Repeat each record word for word.

== DATASET RECORDS

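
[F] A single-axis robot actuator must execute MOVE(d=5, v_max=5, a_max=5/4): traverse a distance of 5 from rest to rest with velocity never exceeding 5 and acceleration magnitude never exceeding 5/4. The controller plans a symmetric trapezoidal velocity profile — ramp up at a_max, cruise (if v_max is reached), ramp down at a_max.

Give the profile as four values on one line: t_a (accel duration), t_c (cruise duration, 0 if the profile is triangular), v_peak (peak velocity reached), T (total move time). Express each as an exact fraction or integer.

(v_max)²/a_max = 5²/(5/4) = 20
5 < 20 so t_c = 0
v_peak = √(5·5/4) = √(25/4) = 5/2
t_a = (5/2)/(5/4) = 2; t_c = 0
T = 2·2 = 4

t_a=2 t_c=0 v_peak=5/2 T=4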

====

== RESULT FOR THIS TASK ==
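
[F] A single-axis robot actuator must execute MOVE(d=5, v_max=5, a_max=5/4): traverse a distance of 5 from rest to rest with velocity never exceeding 5 and acceleration magnitude never exceeding 5/4. The controller plans a symmetric trapezoidal velocity profile — ramp up at a_max, cruise (if v_max is reached), ramp down at a_max.

Give the profile as four values on one line: t_a (accel duration), t_c (cruise duration, 0 if the profile is triangular), v_peak (peak velocity reached), T (total move time). Express each as an exact fraction or integer.

(v_max)²/a_max = 5²/(5/4) = 20
5 < 20 so t_c = 0
v_peak = √(5·5/4) = √(25/4) = 5/2
t_a = (5/2)/(5/4) = 2; t_c = 0
T = 2·2 = 4

t_a=2 t_c=0 v_peak=5/2 T=4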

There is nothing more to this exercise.